'''

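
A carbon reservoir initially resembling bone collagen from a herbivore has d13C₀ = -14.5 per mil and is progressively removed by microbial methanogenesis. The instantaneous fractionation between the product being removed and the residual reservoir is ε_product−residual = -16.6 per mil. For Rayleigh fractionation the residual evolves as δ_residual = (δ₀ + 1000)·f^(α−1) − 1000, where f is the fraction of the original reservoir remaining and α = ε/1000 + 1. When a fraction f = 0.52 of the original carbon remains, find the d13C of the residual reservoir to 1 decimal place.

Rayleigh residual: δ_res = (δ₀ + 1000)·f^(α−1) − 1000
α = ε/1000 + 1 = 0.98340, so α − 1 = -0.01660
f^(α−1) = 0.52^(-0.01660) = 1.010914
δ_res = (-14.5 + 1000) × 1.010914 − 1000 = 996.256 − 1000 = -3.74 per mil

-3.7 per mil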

'''
'''

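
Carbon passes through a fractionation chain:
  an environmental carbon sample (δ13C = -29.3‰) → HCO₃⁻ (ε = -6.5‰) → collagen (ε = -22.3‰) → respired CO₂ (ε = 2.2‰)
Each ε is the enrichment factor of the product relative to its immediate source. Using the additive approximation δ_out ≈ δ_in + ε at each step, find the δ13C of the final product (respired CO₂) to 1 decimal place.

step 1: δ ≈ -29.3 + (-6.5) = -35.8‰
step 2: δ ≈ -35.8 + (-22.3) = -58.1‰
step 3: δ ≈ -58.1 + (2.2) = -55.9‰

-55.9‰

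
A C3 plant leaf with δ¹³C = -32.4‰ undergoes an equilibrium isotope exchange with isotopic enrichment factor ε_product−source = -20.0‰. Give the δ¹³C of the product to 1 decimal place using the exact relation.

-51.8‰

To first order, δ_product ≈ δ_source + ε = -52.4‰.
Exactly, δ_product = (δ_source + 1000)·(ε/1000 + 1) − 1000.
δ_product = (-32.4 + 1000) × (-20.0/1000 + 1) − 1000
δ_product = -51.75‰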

'''

Assignment:
Exact duplication is required for the lines above, from the line that contains "Carbon passes through" to the line that contains "an environmental carbon", inclusive; omit all others.

Written answer:
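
Carbon passes through a fractionation chain:
  an environmental carbon sample (δ13C = -29.3‰) → HCO₃⁻ (ε = -6.5‰) → collagen (ε = -22.3‰) → respired CO₂ (ε = 2.2‰)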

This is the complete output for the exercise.